Records from a collection:
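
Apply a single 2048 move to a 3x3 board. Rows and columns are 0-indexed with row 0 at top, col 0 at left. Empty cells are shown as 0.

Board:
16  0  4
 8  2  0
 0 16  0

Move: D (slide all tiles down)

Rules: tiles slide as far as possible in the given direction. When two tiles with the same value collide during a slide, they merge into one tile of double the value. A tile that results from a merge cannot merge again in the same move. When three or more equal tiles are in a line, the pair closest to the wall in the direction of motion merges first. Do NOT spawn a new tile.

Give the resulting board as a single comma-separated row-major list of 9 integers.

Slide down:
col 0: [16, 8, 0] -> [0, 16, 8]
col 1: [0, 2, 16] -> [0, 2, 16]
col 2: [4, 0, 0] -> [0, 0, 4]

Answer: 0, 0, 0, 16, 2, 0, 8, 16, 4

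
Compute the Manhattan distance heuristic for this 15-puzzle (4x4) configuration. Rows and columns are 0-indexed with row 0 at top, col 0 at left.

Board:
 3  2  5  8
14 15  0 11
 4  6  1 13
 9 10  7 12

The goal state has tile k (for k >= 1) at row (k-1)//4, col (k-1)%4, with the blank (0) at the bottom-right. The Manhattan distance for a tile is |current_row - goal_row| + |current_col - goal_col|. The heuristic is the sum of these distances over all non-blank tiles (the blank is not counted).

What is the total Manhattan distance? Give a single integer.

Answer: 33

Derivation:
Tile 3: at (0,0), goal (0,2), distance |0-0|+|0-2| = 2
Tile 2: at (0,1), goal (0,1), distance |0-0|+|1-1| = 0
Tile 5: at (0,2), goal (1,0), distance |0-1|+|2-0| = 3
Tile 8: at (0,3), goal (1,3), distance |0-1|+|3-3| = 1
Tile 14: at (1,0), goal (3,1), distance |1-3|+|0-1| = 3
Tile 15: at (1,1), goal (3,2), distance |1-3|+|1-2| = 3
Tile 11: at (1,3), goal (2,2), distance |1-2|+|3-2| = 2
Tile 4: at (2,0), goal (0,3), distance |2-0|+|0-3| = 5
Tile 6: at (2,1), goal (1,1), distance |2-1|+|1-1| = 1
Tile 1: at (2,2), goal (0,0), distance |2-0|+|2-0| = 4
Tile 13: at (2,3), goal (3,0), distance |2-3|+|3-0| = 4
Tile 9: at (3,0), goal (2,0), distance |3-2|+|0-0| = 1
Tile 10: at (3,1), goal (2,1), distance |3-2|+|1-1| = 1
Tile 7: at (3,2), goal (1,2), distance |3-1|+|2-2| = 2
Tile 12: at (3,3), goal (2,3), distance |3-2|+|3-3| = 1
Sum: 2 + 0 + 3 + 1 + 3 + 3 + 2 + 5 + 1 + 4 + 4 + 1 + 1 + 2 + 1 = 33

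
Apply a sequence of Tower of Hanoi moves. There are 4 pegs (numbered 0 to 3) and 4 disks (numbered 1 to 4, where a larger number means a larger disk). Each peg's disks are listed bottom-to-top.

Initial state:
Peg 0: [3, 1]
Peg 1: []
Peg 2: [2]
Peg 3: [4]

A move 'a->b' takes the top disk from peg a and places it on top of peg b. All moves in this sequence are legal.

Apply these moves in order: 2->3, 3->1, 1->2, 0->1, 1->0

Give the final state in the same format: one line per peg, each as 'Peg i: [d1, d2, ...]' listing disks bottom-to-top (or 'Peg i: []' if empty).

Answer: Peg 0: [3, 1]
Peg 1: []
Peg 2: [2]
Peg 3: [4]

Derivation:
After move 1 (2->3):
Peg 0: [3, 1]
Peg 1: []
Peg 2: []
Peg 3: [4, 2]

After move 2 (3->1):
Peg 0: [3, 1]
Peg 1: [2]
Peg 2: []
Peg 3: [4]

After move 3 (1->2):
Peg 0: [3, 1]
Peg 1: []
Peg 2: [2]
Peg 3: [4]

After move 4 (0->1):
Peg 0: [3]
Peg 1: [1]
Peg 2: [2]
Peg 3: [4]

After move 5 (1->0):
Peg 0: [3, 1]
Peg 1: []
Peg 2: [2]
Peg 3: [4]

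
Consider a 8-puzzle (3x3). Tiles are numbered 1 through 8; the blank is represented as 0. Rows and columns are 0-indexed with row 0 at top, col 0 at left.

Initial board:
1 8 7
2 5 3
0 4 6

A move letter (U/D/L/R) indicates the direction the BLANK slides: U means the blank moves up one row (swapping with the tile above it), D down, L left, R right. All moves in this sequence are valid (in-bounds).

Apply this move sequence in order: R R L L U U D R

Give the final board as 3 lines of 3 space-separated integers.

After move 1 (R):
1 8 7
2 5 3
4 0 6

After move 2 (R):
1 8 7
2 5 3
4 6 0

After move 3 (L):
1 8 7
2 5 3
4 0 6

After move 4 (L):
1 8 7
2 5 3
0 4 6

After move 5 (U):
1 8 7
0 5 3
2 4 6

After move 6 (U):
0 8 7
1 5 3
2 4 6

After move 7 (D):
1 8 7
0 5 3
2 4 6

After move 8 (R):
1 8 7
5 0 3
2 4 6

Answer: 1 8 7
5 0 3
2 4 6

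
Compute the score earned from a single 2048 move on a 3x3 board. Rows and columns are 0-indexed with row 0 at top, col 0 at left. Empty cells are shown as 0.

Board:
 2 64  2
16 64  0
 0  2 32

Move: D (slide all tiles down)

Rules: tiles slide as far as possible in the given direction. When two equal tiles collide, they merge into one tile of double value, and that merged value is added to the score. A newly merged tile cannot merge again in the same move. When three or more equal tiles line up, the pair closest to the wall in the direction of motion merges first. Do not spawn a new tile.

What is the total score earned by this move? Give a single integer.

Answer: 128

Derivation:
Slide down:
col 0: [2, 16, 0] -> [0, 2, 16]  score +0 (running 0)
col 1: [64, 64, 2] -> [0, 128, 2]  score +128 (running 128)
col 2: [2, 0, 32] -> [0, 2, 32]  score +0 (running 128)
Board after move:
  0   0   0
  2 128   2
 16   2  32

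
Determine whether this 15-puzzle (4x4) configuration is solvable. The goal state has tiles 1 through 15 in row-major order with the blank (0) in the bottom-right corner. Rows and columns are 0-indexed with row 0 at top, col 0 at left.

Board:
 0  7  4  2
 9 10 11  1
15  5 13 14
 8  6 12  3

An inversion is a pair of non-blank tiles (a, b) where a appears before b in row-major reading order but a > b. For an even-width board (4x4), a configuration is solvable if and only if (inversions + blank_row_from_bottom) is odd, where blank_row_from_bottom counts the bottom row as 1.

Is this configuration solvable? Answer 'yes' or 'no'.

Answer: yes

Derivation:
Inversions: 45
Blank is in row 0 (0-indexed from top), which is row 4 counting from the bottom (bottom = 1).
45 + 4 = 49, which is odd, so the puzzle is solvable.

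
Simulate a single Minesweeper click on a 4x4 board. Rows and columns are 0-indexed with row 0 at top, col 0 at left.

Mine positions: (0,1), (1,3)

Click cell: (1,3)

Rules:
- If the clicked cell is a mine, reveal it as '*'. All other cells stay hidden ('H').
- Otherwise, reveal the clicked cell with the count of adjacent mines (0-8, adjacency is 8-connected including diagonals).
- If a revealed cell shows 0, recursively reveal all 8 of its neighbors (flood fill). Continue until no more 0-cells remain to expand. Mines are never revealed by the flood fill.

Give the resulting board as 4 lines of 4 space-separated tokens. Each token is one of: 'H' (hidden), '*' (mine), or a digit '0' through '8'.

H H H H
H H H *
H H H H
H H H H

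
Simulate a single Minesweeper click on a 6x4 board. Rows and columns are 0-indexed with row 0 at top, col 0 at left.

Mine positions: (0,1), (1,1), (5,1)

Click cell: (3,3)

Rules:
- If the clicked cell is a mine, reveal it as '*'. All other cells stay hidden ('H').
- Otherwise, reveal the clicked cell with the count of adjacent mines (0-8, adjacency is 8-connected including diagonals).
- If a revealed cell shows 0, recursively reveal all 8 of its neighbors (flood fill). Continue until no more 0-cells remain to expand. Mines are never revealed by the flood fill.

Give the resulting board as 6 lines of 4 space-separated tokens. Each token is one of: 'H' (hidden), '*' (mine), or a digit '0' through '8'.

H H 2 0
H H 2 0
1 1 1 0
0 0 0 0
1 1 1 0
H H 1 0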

**WHAT YOU HAVE TO DO:** Where the string "Compute" turns up in a line of the data above, copy that whole line.

**RESULT:**
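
Compute the Manhattan distance heuristic for this 15-puzzle (4x4) configuration. Rows and columns are 0-indexed with row 0 at top, col 0 at left.
Compute the score earned from a single 2048 move on a 3x3 board. Rows and columns are 0-indexed with row 0 at top, col 0 at left. Empty cells are shown as 0.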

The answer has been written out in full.